■ **The problem**: Using the records below, give again exactly the lines from the line that contains "What is O(-588, -673)" through the line that contains "Answer: -213855", both ends included, and only those.

■ **Available data**:
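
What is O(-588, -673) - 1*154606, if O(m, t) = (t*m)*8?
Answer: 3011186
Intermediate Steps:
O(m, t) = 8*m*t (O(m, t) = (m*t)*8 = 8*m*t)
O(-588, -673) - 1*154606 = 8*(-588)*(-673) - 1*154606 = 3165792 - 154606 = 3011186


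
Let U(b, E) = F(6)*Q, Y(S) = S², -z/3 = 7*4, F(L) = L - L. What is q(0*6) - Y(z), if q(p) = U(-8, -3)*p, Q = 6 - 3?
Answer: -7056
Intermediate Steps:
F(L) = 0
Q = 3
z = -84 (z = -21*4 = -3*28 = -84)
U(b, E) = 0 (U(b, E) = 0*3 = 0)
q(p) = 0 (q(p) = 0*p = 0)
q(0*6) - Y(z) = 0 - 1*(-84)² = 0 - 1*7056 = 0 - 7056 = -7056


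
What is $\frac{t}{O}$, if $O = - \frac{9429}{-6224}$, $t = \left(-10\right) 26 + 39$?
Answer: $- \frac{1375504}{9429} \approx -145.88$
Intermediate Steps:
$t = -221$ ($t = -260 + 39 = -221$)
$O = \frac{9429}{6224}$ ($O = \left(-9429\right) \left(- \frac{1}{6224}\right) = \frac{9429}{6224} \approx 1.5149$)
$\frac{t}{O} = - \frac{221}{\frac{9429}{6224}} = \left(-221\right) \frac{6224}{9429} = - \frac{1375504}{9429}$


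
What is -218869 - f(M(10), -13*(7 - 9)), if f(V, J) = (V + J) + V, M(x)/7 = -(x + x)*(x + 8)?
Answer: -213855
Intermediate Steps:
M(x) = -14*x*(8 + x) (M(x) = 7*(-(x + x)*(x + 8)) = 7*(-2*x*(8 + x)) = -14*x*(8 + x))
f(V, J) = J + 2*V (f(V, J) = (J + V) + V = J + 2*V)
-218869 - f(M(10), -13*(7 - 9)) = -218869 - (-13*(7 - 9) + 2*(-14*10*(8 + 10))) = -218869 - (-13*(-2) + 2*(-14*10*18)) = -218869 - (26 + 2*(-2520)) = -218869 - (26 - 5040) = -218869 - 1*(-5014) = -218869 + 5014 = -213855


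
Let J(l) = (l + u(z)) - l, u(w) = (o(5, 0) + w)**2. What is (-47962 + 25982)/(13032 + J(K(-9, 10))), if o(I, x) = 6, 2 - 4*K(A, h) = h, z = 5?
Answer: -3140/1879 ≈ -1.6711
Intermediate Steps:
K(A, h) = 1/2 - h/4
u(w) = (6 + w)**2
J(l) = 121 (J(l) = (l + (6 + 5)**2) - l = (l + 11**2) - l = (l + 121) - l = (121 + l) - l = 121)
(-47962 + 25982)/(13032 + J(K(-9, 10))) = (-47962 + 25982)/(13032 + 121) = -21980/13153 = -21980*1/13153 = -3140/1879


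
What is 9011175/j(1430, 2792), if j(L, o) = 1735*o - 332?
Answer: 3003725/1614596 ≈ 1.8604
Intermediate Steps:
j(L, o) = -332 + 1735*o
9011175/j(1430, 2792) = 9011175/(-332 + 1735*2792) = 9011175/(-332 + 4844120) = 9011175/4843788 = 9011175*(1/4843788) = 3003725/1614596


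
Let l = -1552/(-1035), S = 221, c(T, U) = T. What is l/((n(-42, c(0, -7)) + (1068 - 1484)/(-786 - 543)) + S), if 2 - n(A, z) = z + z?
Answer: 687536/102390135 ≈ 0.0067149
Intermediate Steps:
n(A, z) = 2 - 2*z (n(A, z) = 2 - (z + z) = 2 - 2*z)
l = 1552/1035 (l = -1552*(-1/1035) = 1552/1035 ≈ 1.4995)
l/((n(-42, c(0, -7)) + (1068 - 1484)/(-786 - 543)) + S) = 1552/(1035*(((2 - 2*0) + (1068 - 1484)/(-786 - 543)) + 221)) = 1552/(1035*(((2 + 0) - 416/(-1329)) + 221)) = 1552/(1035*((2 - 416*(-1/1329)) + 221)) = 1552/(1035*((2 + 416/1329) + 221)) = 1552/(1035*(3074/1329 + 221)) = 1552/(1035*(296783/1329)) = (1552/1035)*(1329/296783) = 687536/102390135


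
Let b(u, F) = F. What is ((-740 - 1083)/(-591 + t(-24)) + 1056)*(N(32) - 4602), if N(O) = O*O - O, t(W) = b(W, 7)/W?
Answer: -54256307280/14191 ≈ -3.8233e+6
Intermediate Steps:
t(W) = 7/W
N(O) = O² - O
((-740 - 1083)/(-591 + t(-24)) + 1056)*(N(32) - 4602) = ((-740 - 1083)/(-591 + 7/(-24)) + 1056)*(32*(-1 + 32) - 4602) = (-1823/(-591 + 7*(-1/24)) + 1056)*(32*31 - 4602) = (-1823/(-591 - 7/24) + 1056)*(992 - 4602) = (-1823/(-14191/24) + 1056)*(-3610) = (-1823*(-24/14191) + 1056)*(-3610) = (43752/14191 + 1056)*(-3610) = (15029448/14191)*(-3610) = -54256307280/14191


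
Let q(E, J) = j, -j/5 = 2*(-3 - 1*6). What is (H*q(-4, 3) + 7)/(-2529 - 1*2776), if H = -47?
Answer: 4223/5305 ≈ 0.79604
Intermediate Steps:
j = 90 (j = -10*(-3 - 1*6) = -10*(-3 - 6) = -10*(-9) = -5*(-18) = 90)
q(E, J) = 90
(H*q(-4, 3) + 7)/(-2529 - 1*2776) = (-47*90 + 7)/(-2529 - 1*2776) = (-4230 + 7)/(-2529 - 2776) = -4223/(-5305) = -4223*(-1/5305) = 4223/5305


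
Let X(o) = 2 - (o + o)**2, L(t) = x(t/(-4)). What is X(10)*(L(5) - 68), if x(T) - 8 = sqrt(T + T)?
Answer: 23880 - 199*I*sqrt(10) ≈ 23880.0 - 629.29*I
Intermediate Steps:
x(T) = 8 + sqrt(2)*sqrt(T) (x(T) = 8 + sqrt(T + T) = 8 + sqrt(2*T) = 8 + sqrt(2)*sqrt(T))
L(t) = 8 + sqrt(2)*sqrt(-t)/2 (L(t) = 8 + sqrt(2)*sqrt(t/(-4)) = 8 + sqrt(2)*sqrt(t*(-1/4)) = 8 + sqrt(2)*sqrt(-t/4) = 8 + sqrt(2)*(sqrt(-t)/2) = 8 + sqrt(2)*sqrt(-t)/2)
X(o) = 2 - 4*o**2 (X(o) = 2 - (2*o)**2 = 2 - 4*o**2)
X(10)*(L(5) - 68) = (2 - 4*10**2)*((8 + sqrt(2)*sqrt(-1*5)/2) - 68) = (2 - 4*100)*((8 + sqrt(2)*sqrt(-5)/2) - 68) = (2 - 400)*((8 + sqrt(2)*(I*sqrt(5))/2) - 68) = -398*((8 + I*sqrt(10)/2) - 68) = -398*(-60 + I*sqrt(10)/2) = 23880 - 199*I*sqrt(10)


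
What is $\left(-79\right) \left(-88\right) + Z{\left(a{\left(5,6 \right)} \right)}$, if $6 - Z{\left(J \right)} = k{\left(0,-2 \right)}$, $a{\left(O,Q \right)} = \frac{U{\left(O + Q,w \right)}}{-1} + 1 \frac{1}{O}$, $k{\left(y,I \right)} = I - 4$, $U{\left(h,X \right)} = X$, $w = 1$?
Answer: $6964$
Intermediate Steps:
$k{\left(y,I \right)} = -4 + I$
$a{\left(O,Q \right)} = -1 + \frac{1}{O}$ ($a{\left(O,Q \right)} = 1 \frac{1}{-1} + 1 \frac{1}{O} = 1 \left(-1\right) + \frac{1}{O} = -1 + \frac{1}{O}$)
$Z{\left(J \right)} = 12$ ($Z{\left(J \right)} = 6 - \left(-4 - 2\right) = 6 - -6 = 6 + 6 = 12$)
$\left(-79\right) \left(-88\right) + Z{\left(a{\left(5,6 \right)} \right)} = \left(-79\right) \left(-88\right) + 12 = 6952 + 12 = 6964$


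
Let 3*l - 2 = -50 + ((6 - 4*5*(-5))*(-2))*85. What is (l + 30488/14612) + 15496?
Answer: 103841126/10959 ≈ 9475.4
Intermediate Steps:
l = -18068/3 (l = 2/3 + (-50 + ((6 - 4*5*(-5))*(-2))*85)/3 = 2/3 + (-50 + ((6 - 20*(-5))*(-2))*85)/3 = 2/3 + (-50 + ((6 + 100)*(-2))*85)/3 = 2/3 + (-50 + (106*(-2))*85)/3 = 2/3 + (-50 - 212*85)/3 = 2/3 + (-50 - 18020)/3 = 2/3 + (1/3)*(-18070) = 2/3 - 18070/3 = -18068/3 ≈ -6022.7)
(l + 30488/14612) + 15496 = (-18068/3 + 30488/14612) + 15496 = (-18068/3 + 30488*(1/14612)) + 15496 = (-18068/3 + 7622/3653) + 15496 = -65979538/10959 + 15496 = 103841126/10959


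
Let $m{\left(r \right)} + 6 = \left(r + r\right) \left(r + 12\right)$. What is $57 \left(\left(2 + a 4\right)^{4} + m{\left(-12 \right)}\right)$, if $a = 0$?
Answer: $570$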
* * *
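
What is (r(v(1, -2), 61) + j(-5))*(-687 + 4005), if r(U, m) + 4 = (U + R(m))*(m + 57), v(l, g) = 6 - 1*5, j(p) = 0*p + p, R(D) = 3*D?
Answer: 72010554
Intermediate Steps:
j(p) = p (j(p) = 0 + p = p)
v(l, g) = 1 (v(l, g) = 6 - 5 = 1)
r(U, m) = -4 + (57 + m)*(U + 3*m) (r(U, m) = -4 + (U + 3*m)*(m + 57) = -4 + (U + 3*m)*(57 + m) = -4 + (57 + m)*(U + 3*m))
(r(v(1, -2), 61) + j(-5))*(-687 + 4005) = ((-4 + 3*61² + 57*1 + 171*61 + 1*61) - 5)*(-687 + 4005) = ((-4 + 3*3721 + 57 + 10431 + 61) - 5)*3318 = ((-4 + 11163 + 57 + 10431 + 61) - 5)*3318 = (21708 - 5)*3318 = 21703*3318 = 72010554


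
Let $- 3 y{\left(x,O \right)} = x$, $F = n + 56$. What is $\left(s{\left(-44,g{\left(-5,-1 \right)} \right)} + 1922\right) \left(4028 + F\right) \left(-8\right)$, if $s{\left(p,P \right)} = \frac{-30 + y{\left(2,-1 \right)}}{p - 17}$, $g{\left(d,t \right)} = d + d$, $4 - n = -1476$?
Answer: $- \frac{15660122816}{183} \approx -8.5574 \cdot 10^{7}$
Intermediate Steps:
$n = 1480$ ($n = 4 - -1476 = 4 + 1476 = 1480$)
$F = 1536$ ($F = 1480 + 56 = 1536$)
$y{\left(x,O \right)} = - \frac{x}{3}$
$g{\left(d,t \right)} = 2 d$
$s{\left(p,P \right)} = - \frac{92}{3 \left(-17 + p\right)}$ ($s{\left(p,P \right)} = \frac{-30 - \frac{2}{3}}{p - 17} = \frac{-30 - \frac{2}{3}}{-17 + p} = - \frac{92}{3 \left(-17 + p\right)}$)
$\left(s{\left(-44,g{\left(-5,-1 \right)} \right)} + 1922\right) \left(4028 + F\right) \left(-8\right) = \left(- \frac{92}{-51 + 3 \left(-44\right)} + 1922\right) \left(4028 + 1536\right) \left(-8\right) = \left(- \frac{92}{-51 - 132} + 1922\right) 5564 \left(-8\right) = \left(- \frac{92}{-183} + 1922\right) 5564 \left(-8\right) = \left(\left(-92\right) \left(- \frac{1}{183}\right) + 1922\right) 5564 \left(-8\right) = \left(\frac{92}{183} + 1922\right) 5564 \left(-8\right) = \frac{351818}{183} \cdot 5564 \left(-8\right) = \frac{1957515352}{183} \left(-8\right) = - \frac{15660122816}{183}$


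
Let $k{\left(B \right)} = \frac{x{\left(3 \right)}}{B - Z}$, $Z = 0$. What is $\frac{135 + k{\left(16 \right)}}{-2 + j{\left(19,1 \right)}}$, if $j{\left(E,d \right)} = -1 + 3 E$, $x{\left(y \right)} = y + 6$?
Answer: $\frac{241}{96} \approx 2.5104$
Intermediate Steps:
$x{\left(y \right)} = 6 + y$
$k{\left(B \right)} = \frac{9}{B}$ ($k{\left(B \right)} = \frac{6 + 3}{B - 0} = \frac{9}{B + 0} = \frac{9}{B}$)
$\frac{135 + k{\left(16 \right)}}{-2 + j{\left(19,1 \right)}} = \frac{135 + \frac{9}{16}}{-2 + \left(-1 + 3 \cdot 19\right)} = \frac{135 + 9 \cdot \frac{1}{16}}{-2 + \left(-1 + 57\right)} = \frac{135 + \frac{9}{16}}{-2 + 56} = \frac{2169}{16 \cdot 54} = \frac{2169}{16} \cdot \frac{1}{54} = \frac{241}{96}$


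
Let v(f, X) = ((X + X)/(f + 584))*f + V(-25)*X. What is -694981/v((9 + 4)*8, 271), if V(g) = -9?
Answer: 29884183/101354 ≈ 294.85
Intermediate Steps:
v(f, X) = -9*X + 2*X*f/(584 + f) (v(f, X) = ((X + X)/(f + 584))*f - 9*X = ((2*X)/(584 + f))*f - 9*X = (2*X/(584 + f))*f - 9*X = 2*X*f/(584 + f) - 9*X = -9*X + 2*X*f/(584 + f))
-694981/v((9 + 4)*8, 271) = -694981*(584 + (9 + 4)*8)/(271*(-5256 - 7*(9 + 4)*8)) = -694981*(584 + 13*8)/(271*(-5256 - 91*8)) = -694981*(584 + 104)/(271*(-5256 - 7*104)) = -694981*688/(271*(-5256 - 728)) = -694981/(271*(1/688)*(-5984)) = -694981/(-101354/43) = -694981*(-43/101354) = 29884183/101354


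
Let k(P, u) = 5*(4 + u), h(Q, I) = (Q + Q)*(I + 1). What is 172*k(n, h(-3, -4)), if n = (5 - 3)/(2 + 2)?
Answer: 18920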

■ **Task answer**:
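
What is O(-588, -673) - 1*154606, if O(m, t) = (t*m)*8?
Answer: 3011186
Intermediate Steps:
O(m, t) = 8*m*t (O(m, t) = (m*t)*8 = 8*m*t)
O(-588, -673) - 1*154606 = 8*(-588)*(-673) - 1*154606 = 3165792 - 154606 = 3011186


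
Let U(b, E) = F(6)*Q, Y(S) = S², -z/3 = 7*4, F(L) = L - L. What is q(0*6) - Y(z), if q(p) = U(-8, -3)*p, Q = 6 - 3?
Answer: -7056
Intermediate Steps:
F(L) = 0
Q = 3
z = -84 (z = -21*4 = -3*28 = -84)
U(b, E) = 0 (U(b, E) = 0*3 = 0)
q(p) = 0 (q(p) = 0*p = 0)
q(0*6) - Y(z) = 0 - 1*(-84)² = 0 - 1*7056 = 0 - 7056 = -7056


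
What is $\frac{t}{O}$, if $O = - \frac{9429}{-6224}$, $t = \left(-10\right) 26 + 39$?
Answer: $- \frac{1375504}{9429} \approx -145.88$
Intermediate Steps:
$t = -221$ ($t = -260 + 39 = -221$)
$O = \frac{9429}{6224}$ ($O = \left(-9429\right) \left(- \frac{1}{6224}\right) = \frac{9429}{6224} \approx 1.5149$)
$\frac{t}{O} = - \frac{221}{\frac{9429}{6224}} = \left(-221\right) \frac{6224}{9429} = - \frac{1375504}{9429}$


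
What is -218869 - f(M(10), -13*(7 - 9)), if f(V, J) = (V + J) + V, M(x)/7 = -(x + x)*(x + 8)?
Answer: -213855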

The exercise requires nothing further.